◆ YOUR GOAL
Return the data that follows exactly, with each line intact.

************

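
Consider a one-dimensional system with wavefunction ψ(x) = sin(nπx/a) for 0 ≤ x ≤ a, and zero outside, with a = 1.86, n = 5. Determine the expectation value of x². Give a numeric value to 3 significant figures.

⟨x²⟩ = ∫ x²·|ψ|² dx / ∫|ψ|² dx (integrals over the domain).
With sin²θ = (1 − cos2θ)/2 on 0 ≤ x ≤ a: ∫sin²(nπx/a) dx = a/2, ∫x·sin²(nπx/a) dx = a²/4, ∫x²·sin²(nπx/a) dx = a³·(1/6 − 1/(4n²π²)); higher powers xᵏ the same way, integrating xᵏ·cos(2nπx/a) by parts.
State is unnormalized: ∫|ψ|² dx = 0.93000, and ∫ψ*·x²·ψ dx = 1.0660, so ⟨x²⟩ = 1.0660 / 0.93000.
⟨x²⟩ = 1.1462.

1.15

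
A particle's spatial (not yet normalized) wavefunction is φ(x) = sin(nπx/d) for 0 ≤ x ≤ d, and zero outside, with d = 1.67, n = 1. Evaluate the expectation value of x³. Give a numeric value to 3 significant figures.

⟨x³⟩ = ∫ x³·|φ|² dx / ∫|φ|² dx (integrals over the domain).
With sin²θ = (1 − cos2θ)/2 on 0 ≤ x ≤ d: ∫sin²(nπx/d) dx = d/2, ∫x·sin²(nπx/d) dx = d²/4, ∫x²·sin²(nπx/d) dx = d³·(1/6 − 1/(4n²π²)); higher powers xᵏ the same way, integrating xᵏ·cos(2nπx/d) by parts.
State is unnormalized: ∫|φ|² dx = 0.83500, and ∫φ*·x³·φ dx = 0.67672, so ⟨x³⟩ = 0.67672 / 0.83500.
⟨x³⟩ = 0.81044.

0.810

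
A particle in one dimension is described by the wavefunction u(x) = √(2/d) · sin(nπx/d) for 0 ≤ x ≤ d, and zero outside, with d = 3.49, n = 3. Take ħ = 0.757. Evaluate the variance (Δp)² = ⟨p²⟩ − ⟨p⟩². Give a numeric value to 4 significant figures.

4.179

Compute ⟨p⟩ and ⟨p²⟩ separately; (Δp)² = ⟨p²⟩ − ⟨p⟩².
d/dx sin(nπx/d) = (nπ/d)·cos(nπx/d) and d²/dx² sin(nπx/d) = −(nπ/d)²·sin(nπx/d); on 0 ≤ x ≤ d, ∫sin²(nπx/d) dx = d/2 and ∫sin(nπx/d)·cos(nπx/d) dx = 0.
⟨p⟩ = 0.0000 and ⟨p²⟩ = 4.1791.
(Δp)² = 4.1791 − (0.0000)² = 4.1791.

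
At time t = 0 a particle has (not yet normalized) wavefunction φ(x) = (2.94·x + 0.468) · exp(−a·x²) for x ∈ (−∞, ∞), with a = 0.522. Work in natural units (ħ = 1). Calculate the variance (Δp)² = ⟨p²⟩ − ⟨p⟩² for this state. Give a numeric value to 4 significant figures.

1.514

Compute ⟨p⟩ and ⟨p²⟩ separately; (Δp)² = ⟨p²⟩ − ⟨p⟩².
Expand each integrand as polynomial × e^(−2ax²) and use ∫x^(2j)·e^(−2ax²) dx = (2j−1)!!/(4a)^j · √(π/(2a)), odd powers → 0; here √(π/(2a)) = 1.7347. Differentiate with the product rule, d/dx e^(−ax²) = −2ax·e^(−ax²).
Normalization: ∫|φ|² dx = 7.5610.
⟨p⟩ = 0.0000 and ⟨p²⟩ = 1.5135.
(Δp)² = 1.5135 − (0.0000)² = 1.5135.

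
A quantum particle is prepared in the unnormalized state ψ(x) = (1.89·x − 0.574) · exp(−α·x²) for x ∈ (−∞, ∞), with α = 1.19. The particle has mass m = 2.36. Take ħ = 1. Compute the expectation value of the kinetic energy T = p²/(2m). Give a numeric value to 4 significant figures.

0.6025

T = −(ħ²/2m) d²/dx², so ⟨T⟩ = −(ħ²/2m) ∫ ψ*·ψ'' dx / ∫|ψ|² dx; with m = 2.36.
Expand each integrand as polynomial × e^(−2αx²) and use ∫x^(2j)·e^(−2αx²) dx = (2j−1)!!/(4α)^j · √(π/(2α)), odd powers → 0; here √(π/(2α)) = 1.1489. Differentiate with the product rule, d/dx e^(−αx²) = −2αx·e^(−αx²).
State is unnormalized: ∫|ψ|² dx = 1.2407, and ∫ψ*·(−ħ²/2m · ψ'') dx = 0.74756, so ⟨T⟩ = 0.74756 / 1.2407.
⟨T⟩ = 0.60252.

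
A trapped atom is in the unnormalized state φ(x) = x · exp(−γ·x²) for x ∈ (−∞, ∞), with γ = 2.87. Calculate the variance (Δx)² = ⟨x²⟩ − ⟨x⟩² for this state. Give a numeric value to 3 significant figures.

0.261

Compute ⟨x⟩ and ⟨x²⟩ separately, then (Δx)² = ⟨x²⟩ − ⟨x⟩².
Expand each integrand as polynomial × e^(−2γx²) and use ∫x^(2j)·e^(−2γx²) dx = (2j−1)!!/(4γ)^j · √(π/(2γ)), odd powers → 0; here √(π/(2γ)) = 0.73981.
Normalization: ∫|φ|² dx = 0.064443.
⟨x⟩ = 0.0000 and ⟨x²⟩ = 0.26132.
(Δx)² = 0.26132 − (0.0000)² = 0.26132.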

************

◆ RESULT OF THE EXERCISE
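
Consider a one-dimensional system with wavefunction ψ(x) = sin(nπx/a) for 0 ≤ x ≤ a, and zero outside, with a = 1.86, n = 5. Determine the expectation value of x². Give a numeric value to 3 significant figures.

⟨x²⟩ = ∫ x²·|ψ|² dx / ∫|ψ|² dx (integrals over the domain).
With sin²θ = (1 − cos2θ)/2 on 0 ≤ x ≤ a: ∫sin²(nπx/a) dx = a/2, ∫x·sin²(nπx/a) dx = a²/4, ∫x²·sin²(nπx/a) dx = a³·(1/6 − 1/(4n²π²)); higher powers xᵏ the same way, integrating xᵏ·cos(2nπx/a) by parts.
State is unnormalized: ∫|ψ|² dx = 0.93000, and ∫ψ*·x²·ψ dx = 1.0660, so ⟨x²⟩ = 1.0660 / 0.93000.
⟨x²⟩ = 1.1462.

1.15

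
A particle's spatial (not yet normalized) wavefunction is φ(x) = sin(nπx/d) for 0 ≤ x ≤ d, and zero outside, with d = 1.67, n = 1. Evaluate the expectation value of x³. Give a numeric value to 3 significant figures.

⟨x³⟩ = ∫ x³·|φ|² dx / ∫|φ|² dx (integrals over the domain).
With sin²θ = (1 − cos2θ)/2 on 0 ≤ x ≤ d: ∫sin²(nπx/d) dx = d/2, ∫x·sin²(nπx/d) dx = d²/4, ∫x²·sin²(nπx/d) dx = d³·(1/6 − 1/(4n²π²)); higher powers xᵏ the same way, integrating xᵏ·cos(2nπx/d) by parts.
State is unnormalized: ∫|φ|² dx = 0.83500, and ∫φ*·x³·φ dx = 0.67672, so ⟨x³⟩ = 0.67672 / 0.83500.
⟨x³⟩ = 0.81044.

0.810

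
A particle in one dimension is described by the wavefunction u(x) = √(2/d) · sin(nπx/d) for 0 ≤ x ≤ d, and zero outside, with d = 3.49, n = 3. Take ħ = 0.757. Evaluate the variance (Δp)² = ⟨p²⟩ − ⟨p⟩². Give a numeric value to 4 significant figures.

4.179

Compute ⟨p⟩ and ⟨p²⟩ separately; (Δp)² = ⟨p²⟩ − ⟨p⟩².
d/dx sin(nπx/d) = (nπ/d)·cos(nπx/d) and d²/dx² sin(nπx/d) = −(nπ/d)²·sin(nπx/d); on 0 ≤ x ≤ d, ∫sin²(nπx/d) dx = d/2 and ∫sin(nπx/d)·cos(nπx/d) dx = 0.
⟨p⟩ = 0.0000 and ⟨p²⟩ = 4.1791.
(Δp)² = 4.1791 − (0.0000)² = 4.1791.

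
At time t = 0 a particle has (not yet normalized) wavefunction φ(x) = (2.94·x + 0.468) · exp(−a·x²) for x ∈ (−∞, ∞), with a = 0.522. Work in natural units (ħ = 1). Calculate the variance (Δp)² = ⟨p²⟩ − ⟨p⟩² for this state. Give a numeric value to 4 significant figures.

1.514

Compute ⟨p⟩ and ⟨p²⟩ separately; (Δp)² = ⟨p²⟩ − ⟨p⟩².
Expand each integrand as polynomial × e^(−2ax²) and use ∫x^(2j)·e^(−2ax²) dx = (2j−1)!!/(4a)^j · √(π/(2a)), odd powers → 0; here √(π/(2a)) = 1.7347. Differentiate with the product rule, d/dx e^(−ax²) = −2ax·e^(−ax²).
Normalization: ∫|φ|² dx = 7.5610.
⟨p⟩ = 0.0000 and ⟨p²⟩ = 1.5135.
(Δp)² = 1.5135 − (0.0000)² = 1.5135.

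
A quantum particle is prepared in the unnormalized state ψ(x) = (1.89·x − 0.574) · exp(−α·x²) for x ∈ (−∞, ∞), with α = 1.19. The particle has mass m = 2.36. Take ħ = 1. Compute the expectation value of the kinetic energy T = p²/(2m). Give a numeric value to 4 significant figures.

0.6025

T = −(ħ²/2m) d²/dx², so ⟨T⟩ = −(ħ²/2m) ∫ ψ*·ψ'' dx / ∫|ψ|² dx; with m = 2.36.
Expand each integrand as polynomial × e^(−2αx²) and use ∫x^(2j)·e^(−2αx²) dx = (2j−1)!!/(4α)^j · √(π/(2α)), odd powers → 0; here √(π/(2α)) = 1.1489. Differentiate with the product rule, d/dx e^(−αx²) = −2αx·e^(−αx²).
State is unnormalized: ∫|ψ|² dx = 1.2407, and ∫ψ*·(−ħ²/2m · ψ'') dx = 0.74756, so ⟨T⟩ = 0.74756 / 1.2407.
⟨T⟩ = 0.60252.

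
A trapped atom is in the unnormalized state φ(x) = x · exp(−γ·x²) for x ∈ (−∞, ∞), with γ = 2.87. Calculate the variance (Δx)² = ⟨x²⟩ − ⟨x⟩² for this state. Give a numeric value to 3 significant figures.

0.261

Compute ⟨x⟩ and ⟨x²⟩ separately, then (Δx)² = ⟨x²⟩ − ⟨x⟩².
Expand each integrand as polynomial × e^(−2γx²) and use ∫x^(2j)·e^(−2γx²) dx = (2j−1)!!/(4γ)^j · √(π/(2γ)), odd powers → 0; here √(π/(2γ)) = 0.73981.
Normalization: ∫|φ|² dx = 0.064443.
⟨x⟩ = 0.0000 and ⟨x²⟩ = 0.26132.
(Δx)² = 0.26132 − (0.0000)² = 0.26132.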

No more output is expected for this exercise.